Task description: Of all the lines in this material, how many have the word "compared"? Give only the number.

Given information:
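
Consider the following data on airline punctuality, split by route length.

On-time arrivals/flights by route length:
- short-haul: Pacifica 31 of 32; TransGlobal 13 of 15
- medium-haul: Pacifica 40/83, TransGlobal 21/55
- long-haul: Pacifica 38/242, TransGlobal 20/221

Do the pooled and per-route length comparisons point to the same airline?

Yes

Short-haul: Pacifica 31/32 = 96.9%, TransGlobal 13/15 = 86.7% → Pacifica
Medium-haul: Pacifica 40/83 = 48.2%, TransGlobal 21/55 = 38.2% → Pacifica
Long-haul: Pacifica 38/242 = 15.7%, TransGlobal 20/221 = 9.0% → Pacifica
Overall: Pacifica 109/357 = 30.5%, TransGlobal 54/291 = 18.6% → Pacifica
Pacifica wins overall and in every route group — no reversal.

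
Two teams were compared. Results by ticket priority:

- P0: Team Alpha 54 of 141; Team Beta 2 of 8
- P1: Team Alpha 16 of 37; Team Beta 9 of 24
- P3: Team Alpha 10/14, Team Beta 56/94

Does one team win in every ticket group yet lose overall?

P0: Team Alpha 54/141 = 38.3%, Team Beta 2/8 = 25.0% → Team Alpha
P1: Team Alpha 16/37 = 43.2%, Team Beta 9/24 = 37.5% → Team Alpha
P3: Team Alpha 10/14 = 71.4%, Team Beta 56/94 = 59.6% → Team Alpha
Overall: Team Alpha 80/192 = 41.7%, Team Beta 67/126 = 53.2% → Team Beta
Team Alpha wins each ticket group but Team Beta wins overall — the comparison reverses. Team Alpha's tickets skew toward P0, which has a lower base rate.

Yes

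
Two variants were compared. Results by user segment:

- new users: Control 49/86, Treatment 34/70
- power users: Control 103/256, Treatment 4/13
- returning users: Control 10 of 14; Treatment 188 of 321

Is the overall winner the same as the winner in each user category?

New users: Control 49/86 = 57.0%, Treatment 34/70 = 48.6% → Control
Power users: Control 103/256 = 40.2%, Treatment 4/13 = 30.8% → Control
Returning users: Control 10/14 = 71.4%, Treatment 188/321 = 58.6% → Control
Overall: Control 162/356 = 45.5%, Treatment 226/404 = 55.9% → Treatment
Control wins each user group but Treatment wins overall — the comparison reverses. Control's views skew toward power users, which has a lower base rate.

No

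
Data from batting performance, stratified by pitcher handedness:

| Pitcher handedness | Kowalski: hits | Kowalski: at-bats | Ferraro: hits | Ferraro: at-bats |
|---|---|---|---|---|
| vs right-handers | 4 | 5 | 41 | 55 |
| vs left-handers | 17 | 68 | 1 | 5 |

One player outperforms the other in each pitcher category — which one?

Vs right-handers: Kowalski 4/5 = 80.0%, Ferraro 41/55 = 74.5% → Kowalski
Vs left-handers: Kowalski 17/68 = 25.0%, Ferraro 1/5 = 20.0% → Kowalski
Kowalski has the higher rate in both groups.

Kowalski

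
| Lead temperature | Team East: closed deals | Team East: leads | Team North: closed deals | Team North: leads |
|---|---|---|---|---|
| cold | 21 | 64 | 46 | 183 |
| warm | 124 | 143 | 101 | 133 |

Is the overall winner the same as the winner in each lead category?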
* * *
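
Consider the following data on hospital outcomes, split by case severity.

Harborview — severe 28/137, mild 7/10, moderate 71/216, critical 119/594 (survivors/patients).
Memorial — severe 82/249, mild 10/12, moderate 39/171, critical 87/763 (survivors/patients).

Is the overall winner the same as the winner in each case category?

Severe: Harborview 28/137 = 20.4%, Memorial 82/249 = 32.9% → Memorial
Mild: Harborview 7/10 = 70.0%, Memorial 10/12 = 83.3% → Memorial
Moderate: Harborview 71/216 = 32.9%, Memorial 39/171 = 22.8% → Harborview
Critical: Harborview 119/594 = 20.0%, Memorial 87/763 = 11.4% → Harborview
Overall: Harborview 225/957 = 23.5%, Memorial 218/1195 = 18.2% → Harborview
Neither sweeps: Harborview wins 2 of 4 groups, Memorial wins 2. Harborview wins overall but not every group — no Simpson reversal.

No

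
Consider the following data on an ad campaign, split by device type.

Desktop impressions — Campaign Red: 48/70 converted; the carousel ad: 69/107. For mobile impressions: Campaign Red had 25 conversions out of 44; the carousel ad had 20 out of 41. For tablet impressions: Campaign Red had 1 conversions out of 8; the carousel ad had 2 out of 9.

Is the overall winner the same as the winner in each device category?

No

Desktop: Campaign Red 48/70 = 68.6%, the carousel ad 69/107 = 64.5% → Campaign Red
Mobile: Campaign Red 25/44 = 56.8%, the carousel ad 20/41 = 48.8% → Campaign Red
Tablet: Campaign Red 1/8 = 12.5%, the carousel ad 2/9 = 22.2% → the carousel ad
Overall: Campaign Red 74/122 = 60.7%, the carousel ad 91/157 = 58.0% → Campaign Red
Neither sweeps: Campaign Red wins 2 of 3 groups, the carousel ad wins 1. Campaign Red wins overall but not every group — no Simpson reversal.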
--
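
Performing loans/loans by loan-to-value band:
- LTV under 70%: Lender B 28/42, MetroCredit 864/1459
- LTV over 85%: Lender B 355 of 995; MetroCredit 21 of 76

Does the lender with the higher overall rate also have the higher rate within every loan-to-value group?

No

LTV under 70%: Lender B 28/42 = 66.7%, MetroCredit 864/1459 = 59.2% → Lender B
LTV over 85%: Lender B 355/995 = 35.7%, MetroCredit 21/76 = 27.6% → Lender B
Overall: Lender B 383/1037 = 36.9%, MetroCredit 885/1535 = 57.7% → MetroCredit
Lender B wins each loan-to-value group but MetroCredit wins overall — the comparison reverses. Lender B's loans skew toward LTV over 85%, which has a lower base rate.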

Solution to this task: 2